*Exercise goal:*
Write out the data below exactly, beginning with the first line and ending once the line that has "d: pre↑:int" is written.

*Provided entries:*
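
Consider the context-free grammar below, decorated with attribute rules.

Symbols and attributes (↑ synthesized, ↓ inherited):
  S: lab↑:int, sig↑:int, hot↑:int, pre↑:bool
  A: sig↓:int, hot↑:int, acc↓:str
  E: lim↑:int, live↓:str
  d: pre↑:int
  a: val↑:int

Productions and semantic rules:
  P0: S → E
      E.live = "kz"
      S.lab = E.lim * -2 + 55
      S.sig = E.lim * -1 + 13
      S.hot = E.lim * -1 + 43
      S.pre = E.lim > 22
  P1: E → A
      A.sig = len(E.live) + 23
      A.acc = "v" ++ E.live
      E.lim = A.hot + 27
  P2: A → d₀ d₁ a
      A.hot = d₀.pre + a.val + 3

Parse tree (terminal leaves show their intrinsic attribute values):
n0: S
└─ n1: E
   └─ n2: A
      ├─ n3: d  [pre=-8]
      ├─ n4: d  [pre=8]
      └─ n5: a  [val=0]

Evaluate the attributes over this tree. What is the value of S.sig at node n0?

-9

1. n1.live = "kz"  ["kz"]
2. n2.sig = 25  [len(E.live) + 23]
3. n2.acc = "vkz"  ["v" ++ E.live]
4. n3.pre = -8  [terminal]
5. n4.pre = 8  [terminal]
6. n5.val = 0  [terminal]
7. n2.hot = -5  [d₀.pre + a.val + 3]
8. n1.lim = 22  [A.hot + 27]
9. n0.lab = 11  [E.lim * -2 + 55]
10. n0.sig = -9  [E.lim * -1 + 13]
11. n0.hot = 21  [E.lim * -1 + 43]
12. n0.pre = false  [E.lim > 22]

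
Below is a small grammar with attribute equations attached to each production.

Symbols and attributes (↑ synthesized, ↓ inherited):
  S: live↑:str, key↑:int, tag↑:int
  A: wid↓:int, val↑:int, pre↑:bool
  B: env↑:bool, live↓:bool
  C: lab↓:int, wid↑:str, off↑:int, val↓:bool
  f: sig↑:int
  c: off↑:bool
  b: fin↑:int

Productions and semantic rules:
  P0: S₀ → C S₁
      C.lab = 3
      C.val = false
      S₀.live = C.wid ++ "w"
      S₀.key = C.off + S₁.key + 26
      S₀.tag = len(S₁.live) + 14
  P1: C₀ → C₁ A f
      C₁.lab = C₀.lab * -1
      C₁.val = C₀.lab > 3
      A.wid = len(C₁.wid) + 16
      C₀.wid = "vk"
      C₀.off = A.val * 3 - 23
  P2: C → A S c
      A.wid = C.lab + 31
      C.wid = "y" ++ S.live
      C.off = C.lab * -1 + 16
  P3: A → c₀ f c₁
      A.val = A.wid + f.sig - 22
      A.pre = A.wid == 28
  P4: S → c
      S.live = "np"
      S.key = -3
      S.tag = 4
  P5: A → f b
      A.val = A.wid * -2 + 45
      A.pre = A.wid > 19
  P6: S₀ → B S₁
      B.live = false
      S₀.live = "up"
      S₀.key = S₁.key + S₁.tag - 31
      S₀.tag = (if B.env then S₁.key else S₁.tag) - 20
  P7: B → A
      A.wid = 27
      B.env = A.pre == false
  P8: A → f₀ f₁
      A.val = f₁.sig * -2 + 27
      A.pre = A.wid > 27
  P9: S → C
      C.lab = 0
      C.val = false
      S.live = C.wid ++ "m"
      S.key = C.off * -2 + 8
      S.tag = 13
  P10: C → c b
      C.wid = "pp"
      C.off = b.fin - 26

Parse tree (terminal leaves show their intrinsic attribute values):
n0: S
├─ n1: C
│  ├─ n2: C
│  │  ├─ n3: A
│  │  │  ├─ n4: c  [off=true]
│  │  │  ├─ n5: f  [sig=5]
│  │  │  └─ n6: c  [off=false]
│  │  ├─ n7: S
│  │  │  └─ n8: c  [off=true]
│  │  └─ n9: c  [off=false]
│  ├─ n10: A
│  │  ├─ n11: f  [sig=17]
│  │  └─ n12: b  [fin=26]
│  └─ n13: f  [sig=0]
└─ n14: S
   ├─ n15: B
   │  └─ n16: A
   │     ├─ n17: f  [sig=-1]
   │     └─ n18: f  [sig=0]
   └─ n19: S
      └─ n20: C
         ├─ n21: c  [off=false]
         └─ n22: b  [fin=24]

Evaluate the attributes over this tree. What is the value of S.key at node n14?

1. n1.lab = 3  [3]
2. n1.val = false  [false]
3. n2.lab = -3  [C₀.lab * -1]
4. n2.val = false  [C₀.lab > 3]
5. n3.wid = 28  [C.lab + 31]
6. n4.off = true  [terminal]
7. n5.sig = 5  [terminal]
8. n6.off = false  [terminal]
9. n3.val = 11  [A.wid + f.sig - 22]
10. n3.pre = true  [A.wid == 28]
11. n8.off = true  [terminal]
12. n7.live = "np"  ["np"]
13. n7.key = -3  [-3]
14. n7.tag = 4  [4]
15. n9.off = false  [terminal]
16. n2.wid = "ynp"  ["y" ++ S.live]
17. n2.off = 19  [C.lab * -1 + 16]
18. n10.wid = 19  [len(C₁.wid) + 16]
19. n11.sig = 17  [terminal]
20. n12.fin = 26  [terminal]
21. n10.val = 7  [A.wid * -2 + 45]
22. n10.pre = false  [A.wid > 19]
23. n13.sig = 0  [terminal]
24. n1.wid = "vk"  ["vk"]
25. n1.off = -2  [A.val * 3 - 23]
26. n15.live = false  [false]
27. n16.wid = 27  [27]
28. n17.sig = -1  [terminal]
29. n18.sig = 0  [terminal]
30. n16.val = 27  [f₁.sig * -2 + 27]
31. n16.pre = false  [A.wid > 27]
32. n15.env = true  [A.pre == false]
33. n20.lab = 0  [0]
34. n20.val = false  [false]
35. n21.off = false  [terminal]
36. n22.fin = 24  [terminal]
37. n20.wid = "pp"  ["pp"]
38. n20.off = -2  [b.fin - 26]
39. n19.live = "ppm"  [C.wid ++ "m"]
40. n19.key = 12  [C.off * -2 + 8]
41. n19.tag = 13  [13]
42. n14.live = "up"  ["up"]
43. n14.key = -6  [S₁.key + S₁.tag - 31]
44. n14.tag = -8  [(if B.env then S₁.key else S₁.tag) - 20]
45. n0.live = "vkw"  [C.wid ++ "w"]
46. n0.key = 18  [C.off + S₁.key + 26]
47. n0.tag = 16  [len(S₁.live) + 14]

-6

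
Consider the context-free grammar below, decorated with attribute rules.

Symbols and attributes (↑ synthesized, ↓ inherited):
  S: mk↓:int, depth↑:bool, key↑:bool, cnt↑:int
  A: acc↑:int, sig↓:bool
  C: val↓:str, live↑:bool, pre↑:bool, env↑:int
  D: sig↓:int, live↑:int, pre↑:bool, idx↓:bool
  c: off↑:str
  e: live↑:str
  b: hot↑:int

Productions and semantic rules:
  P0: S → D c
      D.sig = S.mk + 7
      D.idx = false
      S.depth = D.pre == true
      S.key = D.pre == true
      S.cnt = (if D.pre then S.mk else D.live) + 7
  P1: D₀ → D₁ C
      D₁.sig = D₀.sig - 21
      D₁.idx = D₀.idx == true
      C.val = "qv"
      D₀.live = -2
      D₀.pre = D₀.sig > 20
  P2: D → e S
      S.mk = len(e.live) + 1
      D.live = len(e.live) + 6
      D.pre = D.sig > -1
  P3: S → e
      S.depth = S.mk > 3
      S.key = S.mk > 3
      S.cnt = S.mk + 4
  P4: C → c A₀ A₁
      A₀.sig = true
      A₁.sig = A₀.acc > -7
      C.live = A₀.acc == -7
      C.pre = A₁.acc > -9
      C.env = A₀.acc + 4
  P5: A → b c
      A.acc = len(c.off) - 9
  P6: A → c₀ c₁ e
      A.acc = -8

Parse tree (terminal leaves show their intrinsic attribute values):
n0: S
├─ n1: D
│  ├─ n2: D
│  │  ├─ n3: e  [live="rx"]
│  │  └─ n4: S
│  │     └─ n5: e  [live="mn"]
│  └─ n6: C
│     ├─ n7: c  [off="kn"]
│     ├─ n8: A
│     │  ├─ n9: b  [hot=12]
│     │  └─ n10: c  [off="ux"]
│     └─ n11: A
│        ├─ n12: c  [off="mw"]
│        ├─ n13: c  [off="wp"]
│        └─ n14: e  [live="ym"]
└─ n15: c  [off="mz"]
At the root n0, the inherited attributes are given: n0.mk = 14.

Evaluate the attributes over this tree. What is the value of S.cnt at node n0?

1. n0.mk = 14  [given at root]
2. n1.sig = 21  [S.mk + 7]
3. n1.idx = false  [false]
4. n2.sig = 0  [D₀.sig - 21]
5. n2.idx = false  [D₀.idx == true]
6. n3.live = "rx"  [terminal]
7. n4.mk = 3  [len(e.live) + 1]
8. n5.live = "mn"  [terminal]
9. n4.depth = false  [S.mk > 3]
10. n4.key = false  [S.mk > 3]
11. n4.cnt = 7  [S.mk + 4]
12. n2.live = 8  [len(e.live) + 6]
13. n2.pre = true  [D.sig > -1]
14. n6.val = "qv"  ["qv"]
15. n7.off = "kn"  [terminal]
16. n8.sig = true  [true]
17. n9.hot = 12  [terminal]
18. n10.off = "ux"  [terminal]
19. n8.acc = -7  [len(c.off) - 9]
20. n11.sig = false  [A₀.acc > -7]
21. n12.off = "mw"  [terminal]
22. n13.off = "wp"  [terminal]
23. n14.live = "ym"  [terminal]
24. n11.acc = -8  [-8]
25. n6.live = true  [A₀.acc == -7]
26. n6.pre = true  [A₁.acc > -9]
27. n6.env = -3  [A₀.acc + 4]
28. n1.live = -2  [-2]
29. n1.pre = true  [D₀.sig > 20]
30. n15.off = "mz"  [terminal]
31. n0.depth = true  [D.pre == true]
32. n0.key = true  [D.pre == true]
33. n0.cnt = 21  [(if D.pre then S.mk else D.live) + 7]

21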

*Task result:*
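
Consider the context-free grammar below, decorated with attribute rules.

Symbols and attributes (↑ synthesized, ↓ inherited):
  S: lab↑:int, sig↑:int, hot↑:int, pre↑:bool
  A: sig↓:int, hot↑:int, acc↓:str
  E: lim↑:int, live↓:str
  d: pre↑:int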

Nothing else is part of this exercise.